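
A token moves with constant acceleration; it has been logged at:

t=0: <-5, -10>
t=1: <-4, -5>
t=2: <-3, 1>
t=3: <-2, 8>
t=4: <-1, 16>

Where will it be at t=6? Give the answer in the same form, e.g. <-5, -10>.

Taking differences between consecutive positions: <+1, +5>, <+1, +6>, <+1, +7>, <+1, +8>. These grow by <+0, +1> each step.
step 5: <-1, 16> + <+1, +9> → <0, 25>
step 6: <0, 25> + <+1, +10> → <1, 35>

<1, 35>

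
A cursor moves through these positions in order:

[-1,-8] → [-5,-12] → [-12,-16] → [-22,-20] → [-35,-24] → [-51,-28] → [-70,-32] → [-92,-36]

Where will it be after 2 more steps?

Successive displacements: [-4,-4], [-7,-4], [-10,-4], [-13,-4], [-16,-4], [-19,-4], [-22,-4] — each changes by [-3,+0].
step 8: [-92,-36] + [-25,-4] → [-117,-40]
step 9: [-117,-40] + [-28,-4] → [-145,-44]

[-145,-44]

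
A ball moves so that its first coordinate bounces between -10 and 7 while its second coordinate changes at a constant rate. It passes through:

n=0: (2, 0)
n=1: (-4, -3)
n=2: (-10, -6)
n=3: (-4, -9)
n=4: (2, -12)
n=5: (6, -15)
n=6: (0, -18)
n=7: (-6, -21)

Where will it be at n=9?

The first coordinate reflects between -10 and 7, moving 6 per step.
  step 8: -6 → -8
  step 9: -8 → -2
The second coordinate changes by -3 each step: at step 9 it is -27.

(-2, -27)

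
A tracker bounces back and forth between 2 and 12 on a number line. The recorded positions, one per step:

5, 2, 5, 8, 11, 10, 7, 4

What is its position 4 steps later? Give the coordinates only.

The value reflects between 2 and 12, moving 3 per step.
  step 8: 4 → 3
  step 9: 3 → 6
  step 10: 6 → 9
  step 11: 9 → 12

12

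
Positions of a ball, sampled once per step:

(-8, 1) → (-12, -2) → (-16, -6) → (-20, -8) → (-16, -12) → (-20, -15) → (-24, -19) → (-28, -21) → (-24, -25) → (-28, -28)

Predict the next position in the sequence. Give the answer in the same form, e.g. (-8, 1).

Differencing gives (-4, -3), (-4, -4), (-4, -2), (+4, -4), (-4, -3), (-4, -4), (-4, -2), (+4, -4), (-4, -3). This is the pattern (-4, -3), (-4, -4), (-4, -2), (+4, -4) repeated.
step 10: apply (-4, -4) → (-32, -32)

(-32, -32)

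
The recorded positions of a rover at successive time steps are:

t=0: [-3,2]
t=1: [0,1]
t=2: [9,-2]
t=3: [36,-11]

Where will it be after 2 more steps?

[360,-119]

Consecutive displacements [+3,-1], [+9,-3], [+27,-9] scale by a factor of 3 each step.
step 4: [36,-11] + [+81,-27] → [117,-38]
step 5: [117,-38] + [+243,-81] → [360,-119]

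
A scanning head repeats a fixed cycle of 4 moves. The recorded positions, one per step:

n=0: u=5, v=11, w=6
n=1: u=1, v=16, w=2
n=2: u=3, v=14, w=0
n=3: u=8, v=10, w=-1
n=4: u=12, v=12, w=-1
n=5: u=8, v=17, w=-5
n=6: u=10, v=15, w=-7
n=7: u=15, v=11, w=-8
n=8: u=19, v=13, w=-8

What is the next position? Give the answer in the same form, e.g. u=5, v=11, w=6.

The moves between consecutive positions are (-4, +5, -4), (+2, -2, -2), (+5, -4, -1), (+4, +2, +0), (-4, +5, -4), (+2, -2, -2), (+5, -4, -1), (+4, +2, +0); they repeat the 4-cycle [(-4, +5, -4), (+2, -2, -2), (+5, -4, -1), (+4, +2, +0)].
step 9: apply (-4, +5, -4) → u=15, v=18, w=-12

u=15, v=18, w=-12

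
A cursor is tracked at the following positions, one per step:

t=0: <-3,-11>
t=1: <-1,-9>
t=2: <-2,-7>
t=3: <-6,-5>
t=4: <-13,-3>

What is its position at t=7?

Taking differences between consecutive positions: <+2,+2>, <-1,+2>, <-4,+2>, <-7,+2>. These grow by <-3,+0> each step.
step 5: <-13,-3> + <-10,+2> → <-23,-1>
step 6: <-23,-1> + <-13,+2> → <-36,1>
step 7: <-36,1> + <-16,+2> → <-52,3>

<-52,3>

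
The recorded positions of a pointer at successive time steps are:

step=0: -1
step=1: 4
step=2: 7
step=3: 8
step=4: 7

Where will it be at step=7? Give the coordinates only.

Successive displacements: +5, +3, +1, -1 — each changes by -2.
step 5: 7 − 3 → 4
step 6: 4 − 5 → -1
step 7: -1 − 7 → -8

-8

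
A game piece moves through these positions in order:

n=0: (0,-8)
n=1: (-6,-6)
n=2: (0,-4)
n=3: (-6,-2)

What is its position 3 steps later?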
+--
Each entry shown above should be transcribed exactly as written.

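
A token moves with constant acceleration; it has been logged at:

t=0: <-5, -10>
t=1: <-4, -5>
t=2: <-3, 1>
t=3: <-2, 8>
t=4: <-1, 16>

Where will it be at t=6? Give the answer in the same form, e.g. <-5, -10>.

Taking differences between consecutive positions: <+1, +5>, <+1, +6>, <+1, +7>, <+1, +8>. These grow by <+0, +1> each step.
step 5: <-1, 16> + <+1, +9> → <0, 25>
step 6: <0, 25> + <+1, +10> → <1, 35>

<1, 35>

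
A cursor moves through these positions in order:

[-1,-8] → [-5,-12] → [-12,-16] → [-22,-20] → [-35,-24] → [-51,-28] → [-70,-32] → [-92,-36]

Where will it be after 2 more steps?

Successive displacements: [-4,-4], [-7,-4], [-10,-4], [-13,-4], [-16,-4], [-19,-4], [-22,-4] — each changes by [-3,+0].
step 8: [-92,-36] + [-25,-4] → [-117,-40]
step 9: [-117,-40] + [-28,-4] → [-145,-44]

[-145,-44]

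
A ball moves so that its first coordinate bounces between -10 and 7 while its second coordinate changes at a constant rate. It passes through:

n=0: (2, 0)
n=1: (-4, -3)
n=2: (-10, -6)
n=3: (-4, -9)
n=4: (2, -12)
n=5: (6, -15)
n=6: (0, -18)
n=7: (-6, -21)

Where will it be at n=9?

The first coordinate reflects between -10 and 7, moving 6 per step.
  step 8: -6 → -8
  step 9: -8 → -2
The second coordinate changes by -3 each step: at step 9 it is -27.

(-2, -27)

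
A tracker bounces back and forth between 2 and 12 on a number line. The recorded positions, one per step:

5, 2, 5, 8, 11, 10, 7, 4

What is its position 4 steps later? Give the coordinates only.

The value reflects between 2 and 12, moving 3 per step.
  step 8: 4 → 3
  step 9: 3 → 6
  step 10: 6 → 9
  step 11: 9 → 12

12

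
Positions of a ball, sampled once per step:

(-8, 1) → (-12, -2) → (-16, -6) → (-20, -8) → (-16, -12) → (-20, -15) → (-24, -19) → (-28, -21) → (-24, -25) → (-28, -28)

Predict the next position in the sequence. Give the answer in the same form, e.g. (-8, 1).

Differencing gives (-4, -3), (-4, -4), (-4, -2), (+4, -4), (-4, -3), (-4, -4), (-4, -2), (+4, -4), (-4, -3). This is the pattern (-4, -3), (-4, -4), (-4, -2), (+4, -4) repeated.
step 10: apply (-4, -4) → (-32, -32)

(-32, -32)

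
The recorded positions of a rover at successive time steps are:

t=0: [-3,2]
t=1: [0,1]
t=2: [9,-2]
t=3: [36,-11]

Where will it be after 2 more steps?

[360,-119]

Consecutive displacements [+3,-1], [+9,-3], [+27,-9] scale by a factor of 3 each step.
step 4: [36,-11] + [+81,-27] → [117,-38]
step 5: [117,-38] + [+243,-81] → [360,-119]

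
A scanning head repeats a fixed cycle of 4 moves. The recorded positions, one per step:

n=0: u=5, v=11, w=6
n=1: u=1, v=16, w=2
n=2: u=3, v=14, w=0
n=3: u=8, v=10, w=-1
n=4: u=12, v=12, w=-1
n=5: u=8, v=17, w=-5
n=6: u=10, v=15, w=-7
n=7: u=15, v=11, w=-8
n=8: u=19, v=13, w=-8

What is the next position? Give the answer in the same form, e.g. u=5, v=11, w=6.

The moves between consecutive positions are (-4, +5, -4), (+2, -2, -2), (+5, -4, -1), (+4, +2, +0), (-4, +5, -4), (+2, -2, -2), (+5, -4, -1), (+4, +2, +0); they repeat the 4-cycle [(-4, +5, -4), (+2, -2, -2), (+5, -4, -1), (+4, +2, +0)].
step 9: apply (-4, +5, -4) → u=15, v=18, w=-12

u=15, v=18, w=-12

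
A cursor is tracked at the following positions, one per step:

t=0: <-3,-11>
t=1: <-1,-9>
t=2: <-2,-7>
t=3: <-6,-5>
t=4: <-13,-3>

What is its position at t=7?

Taking differences between consecutive positions: <+2,+2>, <-1,+2>, <-4,+2>, <-7,+2>. These grow by <-3,+0> each step.
step 5: <-13,-3> + <-10,+2> → <-23,-1>
step 6: <-23,-1> + <-13,+2> → <-36,1>
step 7: <-36,1> + <-16,+2> → <-52,3>

<-52,3>

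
The recorded positions of a pointer at successive time steps are:

step=0: -1
step=1: 4
step=2: 7
step=3: 8
step=4: 7

Where will it be at step=7? Give the coordinates only.

Successive displacements: +5, +3, +1, -1 — each changes by -2.
step 5: 7 − 3 → 4
step 6: 4 − 5 → -1
step 7: -1 − 7 → -8

-8

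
A game piece moves through these positions in order:

n=0: (0,-8)
n=1: (-6,-6)
n=2: (0,-4)
n=3: (-6,-2)

What is its position 3 steps later?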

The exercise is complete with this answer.